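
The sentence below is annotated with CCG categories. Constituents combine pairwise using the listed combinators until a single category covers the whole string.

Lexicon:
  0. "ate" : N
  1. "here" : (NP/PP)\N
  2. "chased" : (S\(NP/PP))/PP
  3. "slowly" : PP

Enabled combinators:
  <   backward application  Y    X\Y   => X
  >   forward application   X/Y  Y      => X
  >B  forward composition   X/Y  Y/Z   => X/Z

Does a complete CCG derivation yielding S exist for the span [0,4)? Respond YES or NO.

YES

[0,4] S   <
  [0,2] NP/PP   <
    [0,1] "ate" : N
    [1,2] "here" : (NP/PP)\N
  [2,4] S\(NP/PP)   >
    [2,3] "chased" : (S\(NP/PP))/PP
    [3,4] "slowly" : PP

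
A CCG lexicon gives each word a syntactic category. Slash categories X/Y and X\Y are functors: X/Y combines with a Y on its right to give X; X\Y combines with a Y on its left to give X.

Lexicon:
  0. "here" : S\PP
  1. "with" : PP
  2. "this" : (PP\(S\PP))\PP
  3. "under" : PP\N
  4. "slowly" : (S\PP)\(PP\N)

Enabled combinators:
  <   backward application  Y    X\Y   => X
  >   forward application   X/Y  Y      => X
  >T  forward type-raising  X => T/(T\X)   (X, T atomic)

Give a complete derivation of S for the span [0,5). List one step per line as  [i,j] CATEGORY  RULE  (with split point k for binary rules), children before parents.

[0,1] S\PP  lex  "here"
[1,2] PP  lex  "with"
[2,3] (PP\(S\PP))\PP  lex  "this"
[1,3] PP\(S\PP)  <  k=2
[0,3] PP  <  k=1
[3,4] PP\N  lex  "under"
[4,5] (S\PP)\(PP\N)  lex  "slowly"
[3,5] S\PP  <  k=4
[0,5] S  <  k=3

[0,5] S   <
  [0,3] PP   <
    [0,1] "here" : S\PP
    [1,3] PP\(S\PP)   <
      [1,2] "with" : PP
      [2,3] "this" : (PP\(S\PP))\PP
  [3,5] S\PP   <
    [3,4] "under" : PP\N
    [4,5] "slowly" : (S\PP)\(PP\N)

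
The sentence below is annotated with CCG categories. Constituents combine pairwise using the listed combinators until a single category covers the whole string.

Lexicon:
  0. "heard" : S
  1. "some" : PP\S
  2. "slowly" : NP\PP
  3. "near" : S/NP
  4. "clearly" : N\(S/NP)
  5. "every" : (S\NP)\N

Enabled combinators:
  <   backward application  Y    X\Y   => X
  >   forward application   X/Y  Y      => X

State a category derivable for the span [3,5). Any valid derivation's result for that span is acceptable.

N

[0,6] S   <
  [0,3] NP   <
    [0,2] PP   <
      [0,1] "heard" : S
      [1,2] "some" : PP\S
    [2,3] "slowly" : NP\PP
  [3,6] S\NP   <
    [3,5] N   <
      [3,4] "near" : S/NP
      [4,5] "clearly" : N\(S/NP)
    [5,6] "every" : (S\NP)\N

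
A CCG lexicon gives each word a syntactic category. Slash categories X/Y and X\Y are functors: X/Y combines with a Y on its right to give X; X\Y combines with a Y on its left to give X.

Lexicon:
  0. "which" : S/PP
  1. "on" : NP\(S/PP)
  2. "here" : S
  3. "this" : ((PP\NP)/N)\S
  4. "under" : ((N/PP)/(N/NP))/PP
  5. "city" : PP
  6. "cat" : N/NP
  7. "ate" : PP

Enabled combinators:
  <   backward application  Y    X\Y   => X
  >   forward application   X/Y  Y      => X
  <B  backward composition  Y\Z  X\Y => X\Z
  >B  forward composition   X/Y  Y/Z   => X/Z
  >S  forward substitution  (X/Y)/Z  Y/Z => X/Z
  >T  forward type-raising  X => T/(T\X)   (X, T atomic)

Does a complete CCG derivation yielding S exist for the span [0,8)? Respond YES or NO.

S/PP NP\(S/PP) S ((PP\NP)/N)\S ((N/PP)/(N/NP))/PP PP N/NP PP
CKY chart[0,8] = {N/(N\PP), NP/(NP\PP), PP, PP/(N\N), PP/(PP\PP), S/(S\PP)}; S ∉ chart

NO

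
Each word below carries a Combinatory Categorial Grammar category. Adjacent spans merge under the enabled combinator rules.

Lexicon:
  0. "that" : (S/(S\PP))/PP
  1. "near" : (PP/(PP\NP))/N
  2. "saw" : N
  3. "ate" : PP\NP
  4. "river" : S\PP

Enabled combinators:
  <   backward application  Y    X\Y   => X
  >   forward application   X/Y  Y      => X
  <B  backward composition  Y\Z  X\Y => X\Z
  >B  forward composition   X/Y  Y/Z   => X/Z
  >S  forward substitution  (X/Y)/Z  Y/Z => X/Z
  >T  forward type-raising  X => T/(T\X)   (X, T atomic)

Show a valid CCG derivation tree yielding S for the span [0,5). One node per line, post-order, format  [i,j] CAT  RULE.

[0,1] (S/(S\PP))/PP  lex  "that"
[1,2] (PP/(PP\NP))/N  lex  "near"
[2,3] N  lex  "saw"
[1,3] PP/(PP\NP)  >  k=2
[3,4] PP\NP  lex  "ate"
[1,4] PP  >  k=3
[0,4] S/(S\PP)  >  k=1
[4,5] S\PP  lex  "river"
[0,5] S  >  k=4

[0,5] S   >
  [0,4] S/(S\PP)   >
    [0,1] "that" : (S/(S\PP))/PP
    [1,4] PP   >
      [1,3] PP/(PP\NP)   >
        [1,2] "near" : (PP/(PP\NP))/N
        [2,3] "saw" : N
      [3,4] "ate" : PP\NP
  [4,5] "river" : S\PP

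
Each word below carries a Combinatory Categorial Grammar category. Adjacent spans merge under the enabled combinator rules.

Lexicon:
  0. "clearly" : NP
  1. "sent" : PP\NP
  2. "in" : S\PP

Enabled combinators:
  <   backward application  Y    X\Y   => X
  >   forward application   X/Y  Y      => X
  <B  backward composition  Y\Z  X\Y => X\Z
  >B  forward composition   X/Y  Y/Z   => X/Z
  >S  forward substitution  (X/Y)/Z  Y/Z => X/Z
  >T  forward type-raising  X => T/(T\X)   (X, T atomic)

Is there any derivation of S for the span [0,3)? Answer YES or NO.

[0,3] S   >
  [0,1] S/(S\NP)   >T
    [0,1] "clearly" : NP
  [1,3] S\NP   <B
    [1,2] "sent" : PP\NP
    [2,3] "in" : S\PP

YES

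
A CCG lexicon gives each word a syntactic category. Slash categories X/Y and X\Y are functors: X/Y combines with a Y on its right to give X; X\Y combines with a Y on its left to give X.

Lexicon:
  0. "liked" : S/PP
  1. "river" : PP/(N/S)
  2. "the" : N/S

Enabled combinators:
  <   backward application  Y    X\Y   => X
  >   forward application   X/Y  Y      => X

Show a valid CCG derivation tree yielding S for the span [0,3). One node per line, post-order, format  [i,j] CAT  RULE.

[0,1] S/PP  lex  "liked"
[1,2] PP/(N/S)  lex  "river"
[2,3] N/S  lex  "the"
[1,3] PP  >  k=2
[0,3] S  >  k=1

[0,3] S   >
  [0,1] "liked" : S/PP
  [1,3] PP   >
    [1,2] "river" : PP/(N/S)
    [2,3] "the" : N/S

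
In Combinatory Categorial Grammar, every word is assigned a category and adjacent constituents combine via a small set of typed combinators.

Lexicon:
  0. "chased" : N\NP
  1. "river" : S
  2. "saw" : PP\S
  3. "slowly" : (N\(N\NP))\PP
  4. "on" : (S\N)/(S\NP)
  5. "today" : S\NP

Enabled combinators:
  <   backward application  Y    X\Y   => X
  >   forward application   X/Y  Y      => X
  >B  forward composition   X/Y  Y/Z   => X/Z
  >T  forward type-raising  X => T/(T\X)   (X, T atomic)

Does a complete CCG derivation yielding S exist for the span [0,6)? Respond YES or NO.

YES

[0,6] S   <
  [0,4] N   <
    [0,1] "chased" : N\NP
    [1,4] N\(N\NP)   <
      [1,3] PP   >
        [1,2] PP/(PP\S)   >T
          [1,2] "river" : S
        [2,3] "saw" : PP\S
      [3,4] "slowly" : (N\(N\NP))\PP
  [4,6] S\N   >
    [4,5] "on" : (S\N)/(S\NP)
    [5,6] "today" : S\NP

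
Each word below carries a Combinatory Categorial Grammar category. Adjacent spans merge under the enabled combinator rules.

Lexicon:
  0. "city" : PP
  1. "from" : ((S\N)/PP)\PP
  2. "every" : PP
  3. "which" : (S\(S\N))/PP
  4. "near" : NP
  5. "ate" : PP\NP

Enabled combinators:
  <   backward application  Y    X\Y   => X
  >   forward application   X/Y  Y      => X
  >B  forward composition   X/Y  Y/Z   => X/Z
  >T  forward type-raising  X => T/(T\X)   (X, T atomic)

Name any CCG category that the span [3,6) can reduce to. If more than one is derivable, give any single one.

S\(S\N)

[0,6] S   <
  [0,3] S\N   >
    [0,2] (S\N)/PP   <
      [0,1] "city" : PP
      [1,2] "from" : ((S\N)/PP)\PP
    [2,3] "every" : PP
  [3,6] S\(S\N)   >
    [3,4] "which" : (S\(S\N))/PP
    [4,6] PP   >
      [4,5] PP/(PP\NP)   >T
        [4,5] "near" : NP
      [5,6] "ate" : PP\NP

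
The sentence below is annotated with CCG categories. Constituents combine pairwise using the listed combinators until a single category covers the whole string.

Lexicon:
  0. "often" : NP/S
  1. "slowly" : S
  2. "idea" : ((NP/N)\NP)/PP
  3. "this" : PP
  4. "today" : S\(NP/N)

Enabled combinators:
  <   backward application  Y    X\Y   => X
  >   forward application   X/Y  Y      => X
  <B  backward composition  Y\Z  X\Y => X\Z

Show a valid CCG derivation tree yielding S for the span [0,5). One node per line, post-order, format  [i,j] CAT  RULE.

[0,5] S   <
  [0,2] NP   >
    [0,1] "often" : NP/S
    [1,2] "slowly" : S
  [2,5] S\NP   <B
    [2,4] (NP/N)\NP   >
      [2,3] "idea" : ((NP/N)\NP)/PP
      [3,4] "this" : PP
    [4,5] "today" : S\(NP/N)

[0,1] NP/S  lex  "often"
[1,2] S  lex  "slowly"
[0,2] NP  >  k=1
[2,3] ((NP/N)\NP)/PP  lex  "idea"
[3,4] PP  lex  "this"
[2,4] (NP/N)\NP  >  k=3
[4,5] S\(NP/N)  lex  "today"
[2,5] S\NP  <B  k=4
[0,5] S  <  k=2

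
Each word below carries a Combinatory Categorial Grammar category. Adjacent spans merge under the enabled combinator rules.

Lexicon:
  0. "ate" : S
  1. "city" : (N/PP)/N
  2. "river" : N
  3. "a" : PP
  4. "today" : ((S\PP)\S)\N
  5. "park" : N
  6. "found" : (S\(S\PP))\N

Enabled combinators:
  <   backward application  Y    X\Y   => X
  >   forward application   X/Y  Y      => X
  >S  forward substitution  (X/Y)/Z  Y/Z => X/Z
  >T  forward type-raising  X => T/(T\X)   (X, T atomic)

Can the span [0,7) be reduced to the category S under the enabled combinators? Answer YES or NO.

[0,7] S   <
  [0,5] S\PP   <
    [0,1] "ate" : S
    [1,5] (S\PP)\S   <
      [1,4] N   >
        [1,3] N/PP   >
          [1,2] "city" : (N/PP)/N
          [2,3] "river" : N
        [3,4] "a" : PP
      [4,5] "today" : ((S\PP)\S)\N
  [5,7] S\(S\PP)   <
    [5,6] "park" : N
    [6,7] "found" : (S\(S\PP))\N

YES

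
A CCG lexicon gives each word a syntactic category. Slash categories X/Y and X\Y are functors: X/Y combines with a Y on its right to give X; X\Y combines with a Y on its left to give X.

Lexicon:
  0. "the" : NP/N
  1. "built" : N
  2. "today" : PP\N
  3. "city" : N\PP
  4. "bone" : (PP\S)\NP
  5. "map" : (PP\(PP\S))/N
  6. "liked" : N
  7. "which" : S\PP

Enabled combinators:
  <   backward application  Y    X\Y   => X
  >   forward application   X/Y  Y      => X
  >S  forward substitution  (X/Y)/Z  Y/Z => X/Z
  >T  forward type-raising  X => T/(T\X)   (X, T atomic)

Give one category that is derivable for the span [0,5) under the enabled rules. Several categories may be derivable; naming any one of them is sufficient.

PP\S

[0,8] S   <
  [0,7] PP   <
    [0,5] PP\S   <
      [0,4] NP   >
        [0,1] "the" : NP/N
        [1,4] N   <
          [1,3] PP   >
            [1,2] PP/(PP\N)   >T
              [1,2] "built" : N
            [2,3] "today" : PP\N
          [3,4] "city" : N\PP
      [4,5] "bone" : (PP\S)\NP
    [5,7] PP\(PP\S)   >
      [5,6] "map" : (PP\(PP\S))/N
      [6,7] "liked" : N
  [7,8] "which" : S\PP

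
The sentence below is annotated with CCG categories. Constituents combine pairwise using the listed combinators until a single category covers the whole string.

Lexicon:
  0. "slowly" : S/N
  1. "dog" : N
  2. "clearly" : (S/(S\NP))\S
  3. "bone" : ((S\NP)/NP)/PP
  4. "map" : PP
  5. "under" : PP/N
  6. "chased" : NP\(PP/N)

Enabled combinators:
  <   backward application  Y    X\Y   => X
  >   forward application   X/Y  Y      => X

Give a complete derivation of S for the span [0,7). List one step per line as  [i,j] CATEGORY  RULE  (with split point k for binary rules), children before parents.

[0,7] S   >
  [0,3] S/(S\NP)   <
    [0,2] S   >
      [0,1] "slowly" : S/N
      [1,2] "dog" : N
    [2,3] "clearly" : (S/(S\NP))\S
  [3,7] S\NP   >
    [3,5] (S\NP)/NP   >
      [3,4] "bone" : ((S\NP)/NP)/PP
      [4,5] "map" : PP
    [5,7] NP   <
      [5,6] "under" : PP/N
      [6,7] "chased" : NP\(PP/N)

[0,1] S/N  lex  "slowly"
[1,2] N  lex  "dog"
[0,2] S  >  k=1
[2,3] (S/(S\NP))\S  lex  "clearly"
[0,3] S/(S\NP)  <  k=2
[3,4] ((S\NP)/NP)/PP  lex  "bone"
[4,5] PP  lex  "map"
[3,5] (S\NP)/NP  >  k=4
[5,6] PP/N  lex  "under"
[6,7] NP\(PP/N)  lex  "chased"
[5,7] NP  <  k=6
[3,7] S\NP  >  k=5
[0,7] S  >  k=3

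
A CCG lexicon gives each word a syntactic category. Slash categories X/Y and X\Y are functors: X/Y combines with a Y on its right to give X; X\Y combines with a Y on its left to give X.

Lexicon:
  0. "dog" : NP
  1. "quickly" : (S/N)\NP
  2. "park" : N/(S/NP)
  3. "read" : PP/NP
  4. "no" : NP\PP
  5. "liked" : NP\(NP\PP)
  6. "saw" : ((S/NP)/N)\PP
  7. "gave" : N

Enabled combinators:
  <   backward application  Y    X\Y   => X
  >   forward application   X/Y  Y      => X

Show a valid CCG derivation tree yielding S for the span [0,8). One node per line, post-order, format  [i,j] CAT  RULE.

[0,8] S   >
  [0,2] S/N   <
    [0,1] "dog" : NP
    [1,2] "quickly" : (S/N)\NP
  [2,8] N   >
    [2,3] "park" : N/(S/NP)
    [3,8] S/NP   >
      [3,7] (S/NP)/N   <
        [3,6] PP   >
          [3,4] "read" : PP/NP
          [4,6] NP   <
            [4,5] "no" : NP\PP
            [5,6] "liked" : NP\(NP\PP)
        [6,7] "saw" : ((S/NP)/N)\PP
      [7,8] "gave" : N

[0,1] NP  lex  "dog"
[1,2] (S/N)\NP  lex  "quickly"
[0,2] S/N  <  k=1
[2,3] N/(S/NP)  lex  "park"
[3,4] PP/NP  lex  "read"
[4,5] NP\PP  lex  "no"
[5,6] NP\(NP\PP)  lex  "liked"
[4,6] NP  <  k=5
[3,6] PP  >  k=4
[6,7] ((S/NP)/N)\PP  lex  "saw"
[3,7] (S/NP)/N  <  k=6
[7,8] N  lex  "gave"
[3,8] S/NP  >  k=7
[2,8] N  >  k=3
[0,8] S  >  k=2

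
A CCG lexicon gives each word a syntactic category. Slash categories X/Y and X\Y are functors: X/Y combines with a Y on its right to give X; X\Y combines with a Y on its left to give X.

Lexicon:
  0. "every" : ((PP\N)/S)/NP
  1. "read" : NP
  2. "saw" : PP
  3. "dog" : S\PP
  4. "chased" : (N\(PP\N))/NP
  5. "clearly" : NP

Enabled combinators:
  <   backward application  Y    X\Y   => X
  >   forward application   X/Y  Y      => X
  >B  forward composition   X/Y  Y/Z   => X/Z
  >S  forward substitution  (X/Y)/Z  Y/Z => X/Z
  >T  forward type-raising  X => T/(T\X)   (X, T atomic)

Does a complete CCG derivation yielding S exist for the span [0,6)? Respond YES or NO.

((PP\N)/S)/NP NP PP S\PP (N\(PP\N))/NP NP
CKY chart[0,6] = {N, N/(N\N), NP/(NP\N), PP/(PP\N), S/(S\N)}; S ∉ chart

NO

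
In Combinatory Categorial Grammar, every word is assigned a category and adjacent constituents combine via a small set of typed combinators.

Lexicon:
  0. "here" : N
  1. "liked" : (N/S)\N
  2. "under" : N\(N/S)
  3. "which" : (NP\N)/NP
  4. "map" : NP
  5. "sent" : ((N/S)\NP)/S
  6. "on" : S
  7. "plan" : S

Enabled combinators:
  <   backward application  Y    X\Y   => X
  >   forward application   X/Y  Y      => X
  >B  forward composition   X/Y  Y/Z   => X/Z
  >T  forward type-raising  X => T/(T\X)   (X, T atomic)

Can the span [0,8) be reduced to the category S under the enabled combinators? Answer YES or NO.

N (N/S)\N N\(N/S) (NP\N)/NP NP ((N/S)\NP)/S S S
CKY chart[0,8] = {N, N/(N\N), N/(S\S), NP/(NP\N), PP/(PP\N), S/(S\N)}; S ∉ chart

NO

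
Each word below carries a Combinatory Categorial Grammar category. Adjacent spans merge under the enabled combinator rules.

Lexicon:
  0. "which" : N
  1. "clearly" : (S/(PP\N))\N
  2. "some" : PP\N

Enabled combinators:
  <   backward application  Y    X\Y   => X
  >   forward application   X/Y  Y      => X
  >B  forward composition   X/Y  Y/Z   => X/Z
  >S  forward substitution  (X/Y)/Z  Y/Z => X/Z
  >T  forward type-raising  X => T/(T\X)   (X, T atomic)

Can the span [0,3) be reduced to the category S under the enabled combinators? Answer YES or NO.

[0,3] S   >
  [0,2] S/(PP\N)   <
    [0,1] "which" : N
    [1,2] "clearly" : (S/(PP\N))\N
  [2,3] "some" : PP\N

YES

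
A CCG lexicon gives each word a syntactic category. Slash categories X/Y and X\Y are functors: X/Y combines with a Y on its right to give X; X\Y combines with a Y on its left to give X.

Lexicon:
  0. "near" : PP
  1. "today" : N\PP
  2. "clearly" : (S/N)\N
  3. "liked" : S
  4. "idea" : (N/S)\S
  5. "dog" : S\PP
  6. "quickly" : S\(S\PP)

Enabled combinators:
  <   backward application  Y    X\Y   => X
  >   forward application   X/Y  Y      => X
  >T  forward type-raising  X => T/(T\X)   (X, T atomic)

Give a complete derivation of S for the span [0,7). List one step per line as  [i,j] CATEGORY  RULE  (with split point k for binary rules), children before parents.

[0,7] S   >
  [0,3] S/N   <
    [0,2] N   <
      [0,1] "near" : PP
      [1,2] "today" : N\PP
    [2,3] "clearly" : (S/N)\N
  [3,7] N   >
    [3,5] N/S   <
      [3,4] "liked" : S
      [4,5] "idea" : (N/S)\S
    [5,7] S   <
      [5,6] "dog" : S\PP
      [6,7] "quickly" : S\(S\PP)

[0,1] PP  lex  "near"
[1,2] N\PP  lex  "today"
[0,2] N  <  k=1
[2,3] (S/N)\N  lex  "clearly"
[0,3] S/N  <  k=2
[3,4] S  lex  "liked"
[4,5] (N/S)\S  lex  "idea"
[3,5] N/S  <  k=4
[5,6] S\PP  lex  "dog"
[6,7] S\(S\PP)  lex  "quickly"
[5,7] S  <  k=6
[3,7] N  >  k=5
[0,7] S  >  k=3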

→ **Work item**
Return, exactly and without additions, the lines that run from the one containing "Can the span [0,3)" to the end of the material above.

→ **Answer to the exercise**
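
Can the span [0,3) be reduced to the category S under the enabled combinators? Answer YES or NO.

[0,3] S   >
  [0,2] S/(PP\N)   <
    [0,1] "which" : N
    [1,2] "clearly" : (S/(PP\N))\N
  [2,3] "some" : PP\N

YES

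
A CCG lexicon gives each word a syntactic category. Slash categories X/Y and X\Y are functors: X/Y combines with a Y on its right to give X; X\Y combines with a Y on its left to give X.

Lexicon:
  0. "near" : PP
  1. "today" : N\PP
  2. "clearly" : (S/N)\N
  3. "liked" : S
  4. "idea" : (N/S)\S
  5. "dog" : S\PP
  6. "quickly" : S\(S\PP)

Enabled combinators:
  <   backward application  Y    X\Y   => X
  >   forward application   X/Y  Y      => X
  >T  forward type-raising  X => T/(T\X)   (X, T atomic)

Give a complete derivation of S for the span [0,7). List one step per line as  [i,j] CATEGORY  RULE  (with split point k for binary rules), children before parents.

[0,7] S   >
  [0,3] S/N   <
    [0,2] N   <
      [0,1] "near" : PP
      [1,2] "today" : N\PP
    [2,3] "clearly" : (S/N)\N
  [3,7] N   >
    [3,5] N/S   <
      [3,4] "liked" : S
      [4,5] "idea" : (N/S)\S
    [5,7] S   <
      [5,6] "dog" : S\PP
      [6,7] "quickly" : S\(S\PP)

[0,1] PP  lex  "near"
[1,2] N\PP  lex  "today"
[0,2] N  <  k=1
[2,3] (S/N)\N  lex  "clearly"
[0,3] S/N  <  k=2
[3,4] S  lex  "liked"
[4,5] (N/S)\S  lex  "idea"
[3,5] N/S  <  k=4
[5,6] S\PP  lex  "dog"
[6,7] S\(S\PP)  lex  "quickly"
[5,7] S  <  k=6
[3,7] N  >  k=5
[0,7] S  >  k=3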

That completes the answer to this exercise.